### Your objective
Beginning with the line where "A wave shoals" appears, please restate each line of the records below word for word until the last one, inclusive, and nothing else.

** Provided data follows **

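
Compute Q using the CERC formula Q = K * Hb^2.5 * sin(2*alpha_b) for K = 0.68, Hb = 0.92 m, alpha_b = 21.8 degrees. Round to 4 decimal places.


Q = K * Hb^2.5 * sin(2 * alpha_b)
Hb^2.5 = 0.92^2.5 = 0.811838
sin(2 * 21.8) = sin(43.6) = 0.689620
Q = 0.68 * 0.811838 * 0.689620
Q = 0.3807 m^3/s

0.3807


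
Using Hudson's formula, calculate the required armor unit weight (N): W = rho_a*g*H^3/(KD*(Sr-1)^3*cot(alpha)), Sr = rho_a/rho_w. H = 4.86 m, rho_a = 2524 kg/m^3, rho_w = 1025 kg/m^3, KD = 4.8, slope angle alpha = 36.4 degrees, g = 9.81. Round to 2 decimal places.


Sr = rho_a / rho_w = 2524 / 1025 = 2.462439
(Sr - 1) = 1.462439
(Sr - 1)^3 = 3.127759
cot(36.4) = 1 / tan(36.4) = 1 / 0.737264 = 1.356367
Numerator = 2524 * 9.81 * 4.86^3 = 2842282.0067
Denominator = 4.8 * 3.127759 * 1.356367 = 20.363469
W = 2842282.0067 / 20.363469
W = 139577.50 N

139577.50


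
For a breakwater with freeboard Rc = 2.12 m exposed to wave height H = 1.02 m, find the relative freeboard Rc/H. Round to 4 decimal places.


Relative freeboard = Rc / H
= 2.12 / 1.02
= 2.0784

2.0784


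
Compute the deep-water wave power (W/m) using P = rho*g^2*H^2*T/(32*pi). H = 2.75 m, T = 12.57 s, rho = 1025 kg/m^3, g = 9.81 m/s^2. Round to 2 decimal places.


P = rho * g^2 * H^2 * T / (32 * pi)
P = 1025 * 9.81^2 * 2.75^2 * 12.57 / (32 * pi)
P = 1025 * 96.2361 * 7.5625 * 12.57 / 100.53096
P = 93274.45 W/m

93274.45


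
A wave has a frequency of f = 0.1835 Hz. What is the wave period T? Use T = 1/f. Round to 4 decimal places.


T = 1 / f
T = 1 / 0.1835
T = 5.4496 s

5.4496


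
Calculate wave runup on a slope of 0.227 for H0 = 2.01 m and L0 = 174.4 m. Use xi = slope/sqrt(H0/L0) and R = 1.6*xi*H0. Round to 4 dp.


xi = slope / sqrt(H0/L0)
H0/L0 = 2.01/174.4 = 0.011525
sqrt(0.011525) = 0.107356
xi = 0.227 / 0.107356 = 2.114468
R = 1.6 * xi * H0 = 1.6 * 2.114468 * 2.01
R = 6.8001 m

6.8001


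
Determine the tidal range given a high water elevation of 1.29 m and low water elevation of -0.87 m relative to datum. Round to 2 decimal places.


Tidal range = High water - Low water
Tidal range = 1.29 - (-0.87)
Tidal range = 2.16 m

2.16


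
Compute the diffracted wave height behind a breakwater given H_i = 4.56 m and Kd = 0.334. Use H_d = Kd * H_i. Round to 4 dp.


H_d = Kd * H_i
H_d = 0.334 * 4.56
H_d = 1.5230 m

1.5230


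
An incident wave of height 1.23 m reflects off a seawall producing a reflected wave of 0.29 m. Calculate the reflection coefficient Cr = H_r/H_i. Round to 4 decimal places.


Cr = H_r / H_i
Cr = 0.29 / 1.23
Cr = 0.2358

0.2358


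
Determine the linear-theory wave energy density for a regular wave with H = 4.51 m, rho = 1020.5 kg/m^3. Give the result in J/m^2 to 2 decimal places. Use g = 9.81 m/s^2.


E = (1/8) * rho * g * H^2
E = (1/8) * 1020.5 * 9.81 * 4.51^2
E = 0.125 * 1020.5 * 9.81 * 20.3401
E = 25453.36 J/m^2

25453.36


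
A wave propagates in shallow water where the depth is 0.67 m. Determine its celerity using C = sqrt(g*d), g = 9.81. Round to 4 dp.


Using the shallow-water approximation:
C = sqrt(g * d) = sqrt(9.81 * 0.67)
C = sqrt(6.5727)
C = 2.5637 m/s

2.5637


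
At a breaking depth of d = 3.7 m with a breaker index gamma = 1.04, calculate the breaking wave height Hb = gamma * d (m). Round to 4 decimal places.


Hb = gamma * d
Hb = 1.04 * 3.7
Hb = 3.8480 m

3.8480


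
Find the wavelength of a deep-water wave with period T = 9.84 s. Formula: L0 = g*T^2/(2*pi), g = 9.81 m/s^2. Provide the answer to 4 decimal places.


L0 = g * T^2 / (2 * pi)
L0 = 9.81 * 9.84^2 / (2 * pi)
L0 = 9.81 * 96.8256 / 6.28319
L0 = 949.8591 / 6.28319
L0 = 151.1748 m

151.1748


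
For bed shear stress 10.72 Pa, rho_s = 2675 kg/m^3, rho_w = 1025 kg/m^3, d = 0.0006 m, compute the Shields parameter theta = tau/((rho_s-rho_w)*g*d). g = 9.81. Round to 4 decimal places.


theta = tau / ((rho_s - rho_w) * g * d)
rho_s - rho_w = 2675 - 1025 = 1650
Denominator = 1650 * 9.81 * 0.0006 = 9.711900
theta = 10.72 / 9.711900
theta = 1.1038

1.1038


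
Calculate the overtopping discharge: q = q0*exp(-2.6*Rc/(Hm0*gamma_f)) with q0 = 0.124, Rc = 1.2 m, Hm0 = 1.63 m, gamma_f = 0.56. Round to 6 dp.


q = q0 * exp(-2.6 * Rc / (Hm0 * gamma_f))
Exponent = -2.6 * 1.2 / (1.63 * 0.56)
= -2.6 * 1.2 / 0.9128
= -3.418054
exp(-3.418054) = 0.032776
q = 0.124 * 0.032776
q = 0.004064 m^3/s/m

0.004064


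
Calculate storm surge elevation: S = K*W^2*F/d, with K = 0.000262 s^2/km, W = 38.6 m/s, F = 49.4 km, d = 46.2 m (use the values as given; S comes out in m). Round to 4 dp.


S = K * W^2 * F / d
W^2 = 38.6^2 = 1489.96
S = 0.000262 * 1489.96 * 49.4 / 46.2
Numerator = 0.000262 * 1489.96 * 49.4 = 19.284254
S = 19.284254 / 46.2 = 0.4174 m

0.4174


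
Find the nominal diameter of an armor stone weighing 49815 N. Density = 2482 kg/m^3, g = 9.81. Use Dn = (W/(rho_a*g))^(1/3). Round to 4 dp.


V = W / (rho_a * g)
V = 49815 / (2482 * 9.81)
V = 49815 / 24348.42
V = 2.045923 m^3
Dn = V^(1/3) = 2.045923^(1/3)
Dn = 1.2695 m

1.2695


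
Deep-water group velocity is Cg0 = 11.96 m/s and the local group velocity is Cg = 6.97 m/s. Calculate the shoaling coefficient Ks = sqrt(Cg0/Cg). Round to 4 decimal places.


Ks = sqrt(Cg0 / Cg)
Ks = sqrt(11.96 / 6.97)
Ks = sqrt(1.7159)
Ks = 1.3099

1.3099


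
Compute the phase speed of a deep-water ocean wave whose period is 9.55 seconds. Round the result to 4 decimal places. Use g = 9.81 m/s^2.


We use the deep-water celerity formula:
C = g * T / (2 * pi)
C = 9.81 * 9.55 / (2 * 3.14159...)
C = 93.685500 / 6.283185
C = 14.9105 m/s

14.9105


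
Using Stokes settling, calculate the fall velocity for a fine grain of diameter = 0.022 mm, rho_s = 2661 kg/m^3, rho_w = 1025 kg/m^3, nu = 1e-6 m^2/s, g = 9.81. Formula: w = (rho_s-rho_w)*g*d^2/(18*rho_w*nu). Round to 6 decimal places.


w = (rho_s - rho_w) * g * d^2 / (18 * rho_w * nu)
d = 0.022 mm = 0.000022 m
rho_s - rho_w = 2661 - 1025 = 1636
Numerator = 1636 * 9.81 * (0.000022)^2 = 0.000007767793
Denominator = 18 * 1025 * 1e-6 = 0.018450
w = 0.000421 m/s

0.000421


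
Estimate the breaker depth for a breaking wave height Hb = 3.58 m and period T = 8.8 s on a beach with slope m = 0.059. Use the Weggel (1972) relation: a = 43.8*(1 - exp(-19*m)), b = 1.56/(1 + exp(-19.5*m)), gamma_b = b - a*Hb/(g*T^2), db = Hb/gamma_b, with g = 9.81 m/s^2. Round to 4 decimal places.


a = 43.8 * (1 - exp(-19 * m))
exp(-19 * 0.059) = exp(-1.1210) = 0.325954
a = 43.8 * (1 - 0.325954) = 29.523229
b = 1.56 / (1 + exp(-19.5 * m))
exp(-19.5 * 0.059) = exp(-1.1505) = 0.316478
b = 1.56 / (1 + 0.316478) = 1.184979
Hb / (g * T^2) = 3.58 / (9.81 * 8.8^2) = 3.58 / 759.6864 = 0.00471247
gamma_b = b - a * Hb/(g*T^2) = 1.184979 - 29.523229 * 0.00471247 = 1.045852
db = Hb / gamma_b = 3.58 / 1.045852
db = 3.4230 m

3.4230


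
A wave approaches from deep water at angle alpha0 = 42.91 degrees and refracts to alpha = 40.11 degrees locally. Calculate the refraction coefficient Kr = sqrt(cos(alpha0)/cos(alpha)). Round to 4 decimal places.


Kr = sqrt(cos(alpha0) / cos(alpha))
cos(42.91) = 0.732424
cos(40.11) = 0.764809
Kr = sqrt(0.732424 / 0.764809)
Kr = sqrt(0.957656)
Kr = 0.9786

0.9786


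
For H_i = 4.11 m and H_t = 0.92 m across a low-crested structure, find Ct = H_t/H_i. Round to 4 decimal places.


Ct = H_t / H_i
Ct = 0.92 / 4.11
Ct = 0.2238

0.2238


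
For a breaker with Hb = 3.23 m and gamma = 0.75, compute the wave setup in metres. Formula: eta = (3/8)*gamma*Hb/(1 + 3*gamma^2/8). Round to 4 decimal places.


eta = (3/8) * gamma * Hb / (1 + 3*gamma^2/8)
Numerator = (3/8) * 0.75 * 3.23 = 0.908438
Denominator = 1 + 3*0.75^2/8 = 1 + 0.210938 = 1.210938
eta = 0.908438 / 1.210938
eta = 0.7502 m

0.7502


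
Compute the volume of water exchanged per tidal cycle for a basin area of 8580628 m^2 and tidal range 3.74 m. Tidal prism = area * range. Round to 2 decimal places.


Tidal prism = Area * Tidal range
P = 8580628 * 3.74
P = 32091548.72 m^3

32091548.72


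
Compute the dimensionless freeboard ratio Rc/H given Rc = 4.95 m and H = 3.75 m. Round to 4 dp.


Relative freeboard = Rc / H
= 4.95 / 3.75
= 1.3200

1.3200


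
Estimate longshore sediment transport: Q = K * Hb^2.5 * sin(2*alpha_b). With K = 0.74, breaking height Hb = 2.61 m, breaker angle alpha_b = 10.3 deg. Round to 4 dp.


Q = K * Hb^2.5 * sin(2 * alpha_b)
Hb^2.5 = 2.61^2.5 = 11.005284
sin(2 * 10.3) = sin(20.6) = 0.351842
Q = 0.74 * 11.005284 * 0.351842
Q = 2.8654 m^3/s

2.8654


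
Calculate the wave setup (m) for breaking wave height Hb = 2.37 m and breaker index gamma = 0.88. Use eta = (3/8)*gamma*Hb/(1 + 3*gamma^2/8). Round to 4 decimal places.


eta = (3/8) * gamma * Hb / (1 + 3*gamma^2/8)
Numerator = (3/8) * 0.88 * 2.37 = 0.782100
Denominator = 1 + 3*0.88^2/8 = 1 + 0.290400 = 1.290400
eta = 0.782100 / 1.290400
eta = 0.6061 m

0.6061


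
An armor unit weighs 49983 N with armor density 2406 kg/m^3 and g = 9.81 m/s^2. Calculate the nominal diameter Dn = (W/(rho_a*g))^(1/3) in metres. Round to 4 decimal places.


V = W / (rho_a * g)
V = 49983 / (2406 * 9.81)
V = 49983 / 23602.86
V = 2.117667 m^3
Dn = V^(1/3) = 2.117667^(1/3)
Dn = 1.2842 m

1.2842


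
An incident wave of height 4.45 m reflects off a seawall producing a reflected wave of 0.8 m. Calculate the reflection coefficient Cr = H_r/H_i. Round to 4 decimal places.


Cr = H_r / H_i
Cr = 0.8 / 4.45
Cr = 0.1798

0.1798


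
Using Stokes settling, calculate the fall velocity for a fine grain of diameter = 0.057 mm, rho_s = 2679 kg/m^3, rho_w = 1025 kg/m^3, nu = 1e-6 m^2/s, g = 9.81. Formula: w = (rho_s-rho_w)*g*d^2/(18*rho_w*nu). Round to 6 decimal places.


w = (rho_s - rho_w) * g * d^2 / (18 * rho_w * nu)
d = 0.057 mm = 0.000057 m
rho_s - rho_w = 2679 - 1025 = 1654
Numerator = 1654 * 9.81 * (0.000057)^2 = 0.000052717429
Denominator = 18 * 1025 * 1e-6 = 0.018450
w = 0.002857 m/s

0.002857


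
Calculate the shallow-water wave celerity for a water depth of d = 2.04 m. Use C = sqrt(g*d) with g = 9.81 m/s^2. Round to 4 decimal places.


Using the shallow-water approximation:
C = sqrt(g * d) = sqrt(9.81 * 2.04)
C = sqrt(20.0124)
C = 4.4735 m/s

4.4735


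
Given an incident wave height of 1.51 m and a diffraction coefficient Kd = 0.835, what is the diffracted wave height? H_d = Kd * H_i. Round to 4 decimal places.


H_d = Kd * H_i
H_d = 0.835 * 1.51
H_d = 1.2609 m

1.2609


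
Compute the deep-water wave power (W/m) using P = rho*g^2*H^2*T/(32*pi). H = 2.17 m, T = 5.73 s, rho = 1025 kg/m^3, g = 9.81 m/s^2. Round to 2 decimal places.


P = rho * g^2 * H^2 * T / (32 * pi)
P = 1025 * 9.81^2 * 2.17^2 * 5.73 / (32 * pi)
P = 1025 * 96.2361 * 4.7089 * 5.73 / 100.53096
P = 26475.01 W/m

26475.01


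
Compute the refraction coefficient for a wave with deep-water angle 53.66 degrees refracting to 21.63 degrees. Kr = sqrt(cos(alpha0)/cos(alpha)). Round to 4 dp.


Kr = sqrt(cos(alpha0) / cos(alpha))
cos(53.66) = 0.592576
cos(21.63) = 0.929584
Kr = sqrt(0.592576 / 0.929584)
Kr = sqrt(0.637464)
Kr = 0.7984

0.7984


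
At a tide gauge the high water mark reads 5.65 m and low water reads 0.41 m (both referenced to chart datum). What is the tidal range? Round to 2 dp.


Tidal range = High water - Low water
Tidal range = 5.65 - (0.41)
Tidal range = 5.24 m

5.24


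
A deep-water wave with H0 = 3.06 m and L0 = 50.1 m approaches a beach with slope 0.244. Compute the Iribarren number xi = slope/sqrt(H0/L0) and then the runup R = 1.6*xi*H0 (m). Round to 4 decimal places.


xi = slope / sqrt(H0/L0)
H0/L0 = 3.06/50.1 = 0.061078
sqrt(0.061078) = 0.247139
xi = 0.244 / 0.247139 = 0.987297
R = 1.6 * xi * H0 = 1.6 * 0.987297 * 3.06
R = 4.8338 m

4.8338


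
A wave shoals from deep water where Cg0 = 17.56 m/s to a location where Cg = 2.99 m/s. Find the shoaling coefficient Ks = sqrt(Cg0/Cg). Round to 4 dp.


Ks = sqrt(Cg0 / Cg)
Ks = sqrt(17.56 / 2.99)
Ks = sqrt(5.8729)
Ks = 2.4234

2.4234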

** End of Provided data **

### Exercise result
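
A wave shoals from deep water where Cg0 = 17.56 m/s to a location where Cg = 2.99 m/s. Find the shoaling coefficient Ks = sqrt(Cg0/Cg). Round to 4 dp.


Ks = sqrt(Cg0 / Cg)
Ks = sqrt(17.56 / 2.99)
Ks = sqrt(5.8729)
Ks = 2.4234

2.4234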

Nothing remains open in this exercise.